▶ **Saved data entries**
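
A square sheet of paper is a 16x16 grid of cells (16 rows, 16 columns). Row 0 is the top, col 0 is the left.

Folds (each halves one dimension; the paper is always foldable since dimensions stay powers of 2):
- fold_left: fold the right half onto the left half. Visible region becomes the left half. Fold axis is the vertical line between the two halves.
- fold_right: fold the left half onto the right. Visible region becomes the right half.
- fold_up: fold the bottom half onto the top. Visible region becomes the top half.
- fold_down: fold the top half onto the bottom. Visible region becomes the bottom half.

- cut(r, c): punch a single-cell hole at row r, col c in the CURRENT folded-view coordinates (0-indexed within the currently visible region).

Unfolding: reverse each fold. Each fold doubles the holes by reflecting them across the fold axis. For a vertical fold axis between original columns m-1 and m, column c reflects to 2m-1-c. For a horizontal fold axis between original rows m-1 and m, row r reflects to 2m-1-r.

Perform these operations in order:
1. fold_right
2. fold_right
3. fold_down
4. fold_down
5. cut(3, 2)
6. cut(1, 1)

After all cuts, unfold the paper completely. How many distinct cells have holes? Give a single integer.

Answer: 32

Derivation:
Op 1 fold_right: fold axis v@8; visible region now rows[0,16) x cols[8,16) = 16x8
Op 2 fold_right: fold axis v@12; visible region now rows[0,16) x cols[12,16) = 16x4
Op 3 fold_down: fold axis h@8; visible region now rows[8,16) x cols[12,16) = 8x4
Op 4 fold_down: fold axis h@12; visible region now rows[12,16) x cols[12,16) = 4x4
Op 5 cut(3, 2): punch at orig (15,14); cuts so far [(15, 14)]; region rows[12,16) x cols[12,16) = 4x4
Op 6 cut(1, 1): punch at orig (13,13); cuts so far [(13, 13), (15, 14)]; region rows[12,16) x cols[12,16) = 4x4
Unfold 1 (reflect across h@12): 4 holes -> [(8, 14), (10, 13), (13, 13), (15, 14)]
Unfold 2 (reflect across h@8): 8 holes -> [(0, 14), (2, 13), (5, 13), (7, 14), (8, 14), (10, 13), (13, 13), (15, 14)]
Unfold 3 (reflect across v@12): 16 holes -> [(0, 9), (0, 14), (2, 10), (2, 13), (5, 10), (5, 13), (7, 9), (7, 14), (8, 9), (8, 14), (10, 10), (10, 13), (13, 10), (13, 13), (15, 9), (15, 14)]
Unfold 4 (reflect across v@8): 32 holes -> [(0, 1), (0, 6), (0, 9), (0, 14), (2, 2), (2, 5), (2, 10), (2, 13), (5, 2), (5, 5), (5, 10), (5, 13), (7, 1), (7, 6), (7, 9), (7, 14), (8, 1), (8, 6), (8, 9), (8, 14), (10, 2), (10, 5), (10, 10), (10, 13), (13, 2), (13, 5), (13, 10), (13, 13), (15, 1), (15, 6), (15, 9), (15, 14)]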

▶ **Task directions**
A line belongs in the answer if it contains the word "each"; copy every such line from the data above.

▶ **Output**
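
Folds (each halves one dimension; the paper is always foldable since dimensions stay powers of 2):
Unfolding: reverse each fold. Each fold doubles the holes by reflecting them across the fold axis. For a vertical fold axis between original columns m-1 and m, column c reflects to 2m-1-c. For a horizontal fold axis between original rows m-1 and m, row r reflects to 2m-1-r.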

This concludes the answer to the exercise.